> Prompt: Look through the listing below and write out exactly the lines from the line with "e ∧ ¬(f ∧ w) ∧ (e ∨ f ∨ (w → f))" to the line with "u\right)\right) \wedge \left(b \vee u\right)$", both included, and no others.

> Information supplied:
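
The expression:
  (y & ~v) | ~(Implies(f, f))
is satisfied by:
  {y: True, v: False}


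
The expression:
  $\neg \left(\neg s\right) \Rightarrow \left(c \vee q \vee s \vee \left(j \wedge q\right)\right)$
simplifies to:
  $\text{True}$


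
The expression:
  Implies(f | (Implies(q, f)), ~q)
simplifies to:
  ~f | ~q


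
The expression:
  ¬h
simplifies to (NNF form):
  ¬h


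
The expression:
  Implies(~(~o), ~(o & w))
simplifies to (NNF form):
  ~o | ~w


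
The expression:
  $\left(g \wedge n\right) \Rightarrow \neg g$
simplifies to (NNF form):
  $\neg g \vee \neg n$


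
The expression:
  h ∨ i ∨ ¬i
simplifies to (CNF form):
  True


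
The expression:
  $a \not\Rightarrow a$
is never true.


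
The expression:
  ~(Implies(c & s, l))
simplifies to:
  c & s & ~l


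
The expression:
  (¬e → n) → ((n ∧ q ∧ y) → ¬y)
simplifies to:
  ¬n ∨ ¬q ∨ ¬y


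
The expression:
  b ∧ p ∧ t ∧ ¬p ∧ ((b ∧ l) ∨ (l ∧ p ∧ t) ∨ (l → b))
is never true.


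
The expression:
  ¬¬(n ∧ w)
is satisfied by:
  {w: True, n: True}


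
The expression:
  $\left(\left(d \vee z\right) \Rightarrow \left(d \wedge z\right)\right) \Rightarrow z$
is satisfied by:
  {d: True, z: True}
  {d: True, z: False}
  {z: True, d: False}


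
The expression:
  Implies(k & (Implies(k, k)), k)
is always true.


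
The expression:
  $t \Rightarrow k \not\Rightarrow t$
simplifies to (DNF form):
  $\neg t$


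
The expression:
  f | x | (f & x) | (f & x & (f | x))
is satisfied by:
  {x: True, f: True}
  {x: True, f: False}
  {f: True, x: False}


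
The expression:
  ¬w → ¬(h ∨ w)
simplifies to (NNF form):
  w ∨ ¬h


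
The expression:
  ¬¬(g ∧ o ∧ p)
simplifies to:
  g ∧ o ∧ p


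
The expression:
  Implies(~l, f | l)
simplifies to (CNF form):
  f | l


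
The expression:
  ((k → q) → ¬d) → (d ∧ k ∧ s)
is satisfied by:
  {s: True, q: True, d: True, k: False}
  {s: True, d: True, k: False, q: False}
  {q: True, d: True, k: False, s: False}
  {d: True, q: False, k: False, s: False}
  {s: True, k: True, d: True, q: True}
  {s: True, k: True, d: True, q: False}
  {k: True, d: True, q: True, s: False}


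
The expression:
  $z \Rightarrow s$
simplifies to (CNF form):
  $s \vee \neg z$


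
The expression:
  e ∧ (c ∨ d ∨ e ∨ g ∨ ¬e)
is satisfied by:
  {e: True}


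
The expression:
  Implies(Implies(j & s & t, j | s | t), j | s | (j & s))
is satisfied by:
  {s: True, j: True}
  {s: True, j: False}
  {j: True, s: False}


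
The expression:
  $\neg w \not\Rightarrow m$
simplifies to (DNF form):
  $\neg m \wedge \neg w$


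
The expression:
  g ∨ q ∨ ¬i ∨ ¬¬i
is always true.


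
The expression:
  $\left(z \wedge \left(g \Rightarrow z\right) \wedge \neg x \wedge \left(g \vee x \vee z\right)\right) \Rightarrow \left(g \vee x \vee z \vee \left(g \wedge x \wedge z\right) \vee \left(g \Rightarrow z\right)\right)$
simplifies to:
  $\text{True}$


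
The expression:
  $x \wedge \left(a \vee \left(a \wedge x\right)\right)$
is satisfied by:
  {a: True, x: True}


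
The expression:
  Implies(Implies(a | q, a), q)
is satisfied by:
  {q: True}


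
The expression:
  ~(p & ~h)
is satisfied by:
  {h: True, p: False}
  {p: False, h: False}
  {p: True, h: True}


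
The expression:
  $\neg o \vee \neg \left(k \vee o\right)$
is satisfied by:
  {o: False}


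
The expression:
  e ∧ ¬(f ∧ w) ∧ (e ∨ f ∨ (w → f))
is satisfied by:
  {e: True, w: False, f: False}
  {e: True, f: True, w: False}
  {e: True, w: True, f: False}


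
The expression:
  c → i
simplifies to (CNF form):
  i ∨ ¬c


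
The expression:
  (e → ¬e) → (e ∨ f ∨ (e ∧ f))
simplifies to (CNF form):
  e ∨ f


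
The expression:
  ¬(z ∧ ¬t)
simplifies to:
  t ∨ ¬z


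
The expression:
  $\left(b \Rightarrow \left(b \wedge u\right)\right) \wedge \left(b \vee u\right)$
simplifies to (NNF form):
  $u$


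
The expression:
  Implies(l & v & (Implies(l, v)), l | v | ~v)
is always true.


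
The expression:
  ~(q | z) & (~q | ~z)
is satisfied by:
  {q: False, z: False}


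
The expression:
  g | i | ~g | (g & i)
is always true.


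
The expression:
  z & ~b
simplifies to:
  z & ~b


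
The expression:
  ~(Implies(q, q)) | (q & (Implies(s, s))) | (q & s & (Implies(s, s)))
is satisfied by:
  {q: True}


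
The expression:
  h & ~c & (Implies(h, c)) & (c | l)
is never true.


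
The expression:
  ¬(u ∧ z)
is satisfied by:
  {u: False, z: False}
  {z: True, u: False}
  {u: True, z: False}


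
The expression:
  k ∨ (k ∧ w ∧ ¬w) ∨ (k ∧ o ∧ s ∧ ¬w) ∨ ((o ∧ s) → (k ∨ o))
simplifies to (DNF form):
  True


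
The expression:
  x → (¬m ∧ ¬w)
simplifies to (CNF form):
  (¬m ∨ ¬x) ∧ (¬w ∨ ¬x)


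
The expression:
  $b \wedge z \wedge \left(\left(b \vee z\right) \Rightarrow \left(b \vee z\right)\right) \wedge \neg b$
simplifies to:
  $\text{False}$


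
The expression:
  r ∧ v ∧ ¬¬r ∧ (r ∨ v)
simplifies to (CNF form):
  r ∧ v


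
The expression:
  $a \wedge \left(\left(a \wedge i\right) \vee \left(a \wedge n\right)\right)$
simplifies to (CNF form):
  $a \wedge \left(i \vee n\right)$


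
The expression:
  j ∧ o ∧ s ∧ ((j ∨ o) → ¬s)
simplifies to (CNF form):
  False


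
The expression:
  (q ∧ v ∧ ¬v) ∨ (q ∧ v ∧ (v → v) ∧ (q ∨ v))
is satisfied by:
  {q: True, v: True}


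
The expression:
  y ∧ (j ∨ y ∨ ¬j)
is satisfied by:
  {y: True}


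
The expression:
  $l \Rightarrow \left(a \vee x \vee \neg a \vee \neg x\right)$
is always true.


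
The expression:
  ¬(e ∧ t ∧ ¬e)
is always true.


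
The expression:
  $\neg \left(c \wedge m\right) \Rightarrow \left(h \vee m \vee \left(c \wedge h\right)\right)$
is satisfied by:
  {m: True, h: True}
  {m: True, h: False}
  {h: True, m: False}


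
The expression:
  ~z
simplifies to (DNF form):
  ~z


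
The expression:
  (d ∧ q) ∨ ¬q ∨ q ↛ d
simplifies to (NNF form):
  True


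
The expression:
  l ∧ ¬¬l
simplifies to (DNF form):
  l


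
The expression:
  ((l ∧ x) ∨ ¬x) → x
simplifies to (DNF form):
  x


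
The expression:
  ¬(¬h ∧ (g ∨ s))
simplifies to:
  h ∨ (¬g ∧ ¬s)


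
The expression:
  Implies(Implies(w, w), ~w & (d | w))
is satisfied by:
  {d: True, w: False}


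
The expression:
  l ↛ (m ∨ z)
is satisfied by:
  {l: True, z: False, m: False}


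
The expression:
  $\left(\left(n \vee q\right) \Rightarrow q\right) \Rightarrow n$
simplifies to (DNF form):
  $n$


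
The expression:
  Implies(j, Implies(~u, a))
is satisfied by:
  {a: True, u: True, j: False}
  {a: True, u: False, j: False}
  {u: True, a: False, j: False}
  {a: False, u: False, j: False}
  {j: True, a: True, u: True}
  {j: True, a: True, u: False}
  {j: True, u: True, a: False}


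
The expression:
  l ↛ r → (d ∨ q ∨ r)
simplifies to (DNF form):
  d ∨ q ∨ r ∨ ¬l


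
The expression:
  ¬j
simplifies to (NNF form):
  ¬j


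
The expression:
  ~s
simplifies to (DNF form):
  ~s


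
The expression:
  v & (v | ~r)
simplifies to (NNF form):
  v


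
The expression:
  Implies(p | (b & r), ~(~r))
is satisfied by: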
---
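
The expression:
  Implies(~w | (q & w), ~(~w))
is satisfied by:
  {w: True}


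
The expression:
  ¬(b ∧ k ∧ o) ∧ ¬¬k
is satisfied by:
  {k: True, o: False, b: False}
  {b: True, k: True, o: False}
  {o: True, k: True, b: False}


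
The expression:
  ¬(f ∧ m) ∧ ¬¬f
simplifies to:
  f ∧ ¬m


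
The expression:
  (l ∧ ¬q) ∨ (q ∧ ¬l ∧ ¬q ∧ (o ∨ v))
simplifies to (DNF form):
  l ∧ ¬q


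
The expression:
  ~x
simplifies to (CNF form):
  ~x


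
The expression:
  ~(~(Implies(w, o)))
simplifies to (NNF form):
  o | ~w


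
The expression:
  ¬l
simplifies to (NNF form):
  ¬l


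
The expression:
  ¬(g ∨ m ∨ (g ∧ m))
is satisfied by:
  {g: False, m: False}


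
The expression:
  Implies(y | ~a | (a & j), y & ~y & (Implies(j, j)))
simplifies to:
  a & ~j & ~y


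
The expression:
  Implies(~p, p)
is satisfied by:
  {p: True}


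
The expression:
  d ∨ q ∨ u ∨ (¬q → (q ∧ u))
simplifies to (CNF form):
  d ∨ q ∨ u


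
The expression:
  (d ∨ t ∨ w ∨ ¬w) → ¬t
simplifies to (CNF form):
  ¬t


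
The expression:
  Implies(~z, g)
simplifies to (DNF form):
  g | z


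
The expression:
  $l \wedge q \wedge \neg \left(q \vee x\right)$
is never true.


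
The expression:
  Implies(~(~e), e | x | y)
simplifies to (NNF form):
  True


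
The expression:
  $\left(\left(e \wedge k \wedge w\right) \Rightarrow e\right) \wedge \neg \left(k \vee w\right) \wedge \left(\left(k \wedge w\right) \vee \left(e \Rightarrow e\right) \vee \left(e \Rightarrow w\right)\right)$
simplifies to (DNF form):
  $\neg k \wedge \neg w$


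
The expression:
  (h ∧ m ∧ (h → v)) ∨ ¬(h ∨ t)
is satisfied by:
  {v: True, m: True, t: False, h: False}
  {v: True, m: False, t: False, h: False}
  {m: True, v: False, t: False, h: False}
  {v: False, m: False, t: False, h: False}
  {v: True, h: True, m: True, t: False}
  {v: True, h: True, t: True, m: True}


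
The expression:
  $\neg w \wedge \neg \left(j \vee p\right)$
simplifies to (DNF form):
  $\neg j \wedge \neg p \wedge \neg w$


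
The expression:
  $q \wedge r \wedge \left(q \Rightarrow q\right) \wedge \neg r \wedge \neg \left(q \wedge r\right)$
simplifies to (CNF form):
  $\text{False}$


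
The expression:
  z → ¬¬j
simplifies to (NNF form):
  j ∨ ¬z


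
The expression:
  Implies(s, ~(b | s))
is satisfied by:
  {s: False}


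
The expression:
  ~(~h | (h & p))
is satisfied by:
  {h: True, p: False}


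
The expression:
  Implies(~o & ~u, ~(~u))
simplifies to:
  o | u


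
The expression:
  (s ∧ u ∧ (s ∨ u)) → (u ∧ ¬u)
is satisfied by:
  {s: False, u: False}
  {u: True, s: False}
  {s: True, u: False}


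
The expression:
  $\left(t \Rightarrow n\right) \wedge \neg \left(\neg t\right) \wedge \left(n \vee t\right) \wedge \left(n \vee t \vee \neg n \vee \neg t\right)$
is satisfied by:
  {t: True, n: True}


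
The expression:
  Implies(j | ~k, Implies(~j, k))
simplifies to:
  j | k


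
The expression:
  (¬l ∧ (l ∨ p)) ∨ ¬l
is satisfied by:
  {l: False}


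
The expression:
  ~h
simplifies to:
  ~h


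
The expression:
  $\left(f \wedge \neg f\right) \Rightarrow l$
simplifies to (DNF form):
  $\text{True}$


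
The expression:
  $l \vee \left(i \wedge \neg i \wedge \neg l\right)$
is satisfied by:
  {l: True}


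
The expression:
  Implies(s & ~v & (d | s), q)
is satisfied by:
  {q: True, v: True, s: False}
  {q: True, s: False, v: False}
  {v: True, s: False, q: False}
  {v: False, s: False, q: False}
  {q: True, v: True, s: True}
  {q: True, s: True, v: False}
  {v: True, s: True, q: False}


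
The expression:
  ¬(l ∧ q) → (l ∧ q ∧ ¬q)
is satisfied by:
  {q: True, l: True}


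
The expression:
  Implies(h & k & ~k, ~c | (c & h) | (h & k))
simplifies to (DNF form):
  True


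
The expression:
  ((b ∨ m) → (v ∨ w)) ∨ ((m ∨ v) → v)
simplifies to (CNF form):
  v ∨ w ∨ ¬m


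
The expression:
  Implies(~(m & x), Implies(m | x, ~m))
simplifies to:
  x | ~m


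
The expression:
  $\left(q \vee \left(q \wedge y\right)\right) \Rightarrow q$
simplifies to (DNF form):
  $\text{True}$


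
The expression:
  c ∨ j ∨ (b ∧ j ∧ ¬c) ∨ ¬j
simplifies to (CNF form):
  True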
--
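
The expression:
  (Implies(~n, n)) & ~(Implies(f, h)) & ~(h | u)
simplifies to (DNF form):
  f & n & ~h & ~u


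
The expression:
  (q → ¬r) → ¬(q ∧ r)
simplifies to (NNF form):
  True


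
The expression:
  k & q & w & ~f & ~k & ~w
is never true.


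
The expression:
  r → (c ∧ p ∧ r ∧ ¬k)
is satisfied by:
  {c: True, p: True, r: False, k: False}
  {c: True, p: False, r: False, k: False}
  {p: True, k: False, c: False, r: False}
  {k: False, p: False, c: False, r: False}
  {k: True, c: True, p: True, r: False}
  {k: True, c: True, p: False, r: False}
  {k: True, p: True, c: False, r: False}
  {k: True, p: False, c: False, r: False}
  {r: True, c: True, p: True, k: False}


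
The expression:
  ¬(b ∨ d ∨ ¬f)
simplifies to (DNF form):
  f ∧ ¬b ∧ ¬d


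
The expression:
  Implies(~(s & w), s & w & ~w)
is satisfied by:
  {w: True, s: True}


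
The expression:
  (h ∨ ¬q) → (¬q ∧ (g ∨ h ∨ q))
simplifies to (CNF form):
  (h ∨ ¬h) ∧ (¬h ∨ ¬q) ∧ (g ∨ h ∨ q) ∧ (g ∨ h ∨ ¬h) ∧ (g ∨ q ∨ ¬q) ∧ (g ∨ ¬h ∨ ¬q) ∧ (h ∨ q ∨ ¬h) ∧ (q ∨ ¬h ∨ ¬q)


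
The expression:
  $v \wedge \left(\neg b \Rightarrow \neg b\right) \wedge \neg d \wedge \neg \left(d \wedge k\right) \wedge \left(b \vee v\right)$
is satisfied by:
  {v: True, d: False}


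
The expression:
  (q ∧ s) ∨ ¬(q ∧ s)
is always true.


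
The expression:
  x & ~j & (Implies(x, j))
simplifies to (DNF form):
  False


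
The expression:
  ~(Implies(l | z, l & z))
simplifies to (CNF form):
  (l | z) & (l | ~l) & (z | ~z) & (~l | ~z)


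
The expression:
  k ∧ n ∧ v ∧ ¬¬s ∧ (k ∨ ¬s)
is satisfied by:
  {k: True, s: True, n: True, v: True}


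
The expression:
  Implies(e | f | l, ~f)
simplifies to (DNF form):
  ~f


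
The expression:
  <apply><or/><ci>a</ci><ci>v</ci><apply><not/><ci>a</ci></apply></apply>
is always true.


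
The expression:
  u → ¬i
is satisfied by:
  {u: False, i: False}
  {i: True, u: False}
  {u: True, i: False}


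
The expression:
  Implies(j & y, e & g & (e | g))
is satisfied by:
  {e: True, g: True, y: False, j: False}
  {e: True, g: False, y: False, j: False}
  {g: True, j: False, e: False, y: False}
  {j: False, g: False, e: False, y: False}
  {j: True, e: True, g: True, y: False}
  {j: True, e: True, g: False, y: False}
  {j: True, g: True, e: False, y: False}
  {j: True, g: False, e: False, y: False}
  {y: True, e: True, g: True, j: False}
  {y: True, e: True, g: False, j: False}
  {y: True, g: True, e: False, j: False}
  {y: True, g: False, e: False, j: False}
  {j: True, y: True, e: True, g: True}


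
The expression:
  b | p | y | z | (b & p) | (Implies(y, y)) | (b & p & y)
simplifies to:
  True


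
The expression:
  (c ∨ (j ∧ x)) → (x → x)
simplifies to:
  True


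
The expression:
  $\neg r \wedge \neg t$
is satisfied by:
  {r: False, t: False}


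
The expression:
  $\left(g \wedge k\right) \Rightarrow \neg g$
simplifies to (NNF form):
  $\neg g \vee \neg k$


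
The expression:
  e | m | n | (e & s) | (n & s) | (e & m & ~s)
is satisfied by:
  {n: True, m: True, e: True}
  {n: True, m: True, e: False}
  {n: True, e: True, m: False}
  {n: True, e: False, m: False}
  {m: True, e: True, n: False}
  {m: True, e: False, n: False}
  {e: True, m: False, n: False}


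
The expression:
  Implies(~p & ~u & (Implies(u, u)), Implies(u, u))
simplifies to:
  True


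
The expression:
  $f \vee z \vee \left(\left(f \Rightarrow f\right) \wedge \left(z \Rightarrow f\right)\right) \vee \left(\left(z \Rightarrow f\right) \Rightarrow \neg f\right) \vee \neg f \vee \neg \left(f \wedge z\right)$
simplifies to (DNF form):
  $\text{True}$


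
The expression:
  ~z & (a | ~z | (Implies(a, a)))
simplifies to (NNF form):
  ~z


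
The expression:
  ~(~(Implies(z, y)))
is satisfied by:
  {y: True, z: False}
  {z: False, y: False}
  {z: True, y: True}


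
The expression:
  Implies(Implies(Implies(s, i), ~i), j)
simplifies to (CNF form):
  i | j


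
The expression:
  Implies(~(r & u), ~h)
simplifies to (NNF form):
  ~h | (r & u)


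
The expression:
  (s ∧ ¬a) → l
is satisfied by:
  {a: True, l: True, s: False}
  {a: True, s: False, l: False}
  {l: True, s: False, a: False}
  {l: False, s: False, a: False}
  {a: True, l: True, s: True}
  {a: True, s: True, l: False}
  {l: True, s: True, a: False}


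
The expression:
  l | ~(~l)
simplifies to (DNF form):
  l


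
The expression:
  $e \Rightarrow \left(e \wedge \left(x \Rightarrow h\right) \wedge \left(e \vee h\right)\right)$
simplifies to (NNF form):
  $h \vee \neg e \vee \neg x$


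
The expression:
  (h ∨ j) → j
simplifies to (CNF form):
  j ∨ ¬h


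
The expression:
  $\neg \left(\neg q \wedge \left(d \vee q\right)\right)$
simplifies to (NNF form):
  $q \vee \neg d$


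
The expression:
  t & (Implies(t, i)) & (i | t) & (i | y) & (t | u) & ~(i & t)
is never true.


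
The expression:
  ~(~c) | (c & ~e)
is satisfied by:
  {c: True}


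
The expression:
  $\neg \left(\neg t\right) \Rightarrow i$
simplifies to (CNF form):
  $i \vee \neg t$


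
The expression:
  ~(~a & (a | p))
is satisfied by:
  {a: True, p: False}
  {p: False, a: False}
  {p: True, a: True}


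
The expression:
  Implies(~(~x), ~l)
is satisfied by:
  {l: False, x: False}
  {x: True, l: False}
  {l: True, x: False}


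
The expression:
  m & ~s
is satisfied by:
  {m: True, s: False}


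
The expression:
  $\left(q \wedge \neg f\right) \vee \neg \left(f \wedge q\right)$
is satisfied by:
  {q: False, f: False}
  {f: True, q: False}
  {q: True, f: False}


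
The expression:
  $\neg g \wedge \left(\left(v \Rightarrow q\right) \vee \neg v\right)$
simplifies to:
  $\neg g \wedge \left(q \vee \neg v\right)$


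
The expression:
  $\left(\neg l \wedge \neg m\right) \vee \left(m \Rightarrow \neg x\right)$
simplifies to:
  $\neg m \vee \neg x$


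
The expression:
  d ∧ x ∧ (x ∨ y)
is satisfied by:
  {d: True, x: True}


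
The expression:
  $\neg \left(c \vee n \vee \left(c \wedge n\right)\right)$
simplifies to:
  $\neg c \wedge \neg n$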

> Solution to this problem:
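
  e ∧ ¬(f ∧ w) ∧ (e ∨ f ∨ (w → f))
is satisfied by:
  {e: True, w: False, f: False}
  {e: True, f: True, w: False}
  {e: True, w: True, f: False}


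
The expression:
  c → i
simplifies to (CNF form):
  i ∨ ¬c


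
The expression:
  (e → ¬e) → (e ∨ f ∨ (e ∧ f))
simplifies to (CNF form):
  e ∨ f


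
The expression:
  ¬(z ∧ ¬t)
simplifies to:
  t ∨ ¬z


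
The expression:
  $\left(b \Rightarrow \left(b \wedge u\right)\right) \wedge \left(b \vee u\right)$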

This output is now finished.